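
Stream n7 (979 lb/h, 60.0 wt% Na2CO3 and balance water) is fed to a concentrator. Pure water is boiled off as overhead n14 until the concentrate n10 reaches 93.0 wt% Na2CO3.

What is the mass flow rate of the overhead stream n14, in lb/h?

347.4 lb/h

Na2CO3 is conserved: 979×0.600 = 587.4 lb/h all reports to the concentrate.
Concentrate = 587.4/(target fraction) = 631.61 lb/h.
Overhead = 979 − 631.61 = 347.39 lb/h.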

:: Task objective ::
Set down the data once more, word for word.

:: Output for this task ::
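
Stream n7 (979 lb/h, 60.0 wt% Na2CO3 and balance water) is fed to a concentrator. Pure water is boiled off as overhead n14 until the concentrate n10 reaches 93.0 wt% Na2CO3.

What is the mass flow rate of the overhead stream n14, in lb/h?

347.4 lb/h

Na2CO3 is conserved: 979×0.600 = 587.4 lb/h all reports to the concentrate.
Concentrate = 587.4/(target fraction) = 631.61 lb/h.
Overhead = 979 − 631.61 = 347.39 lb/h.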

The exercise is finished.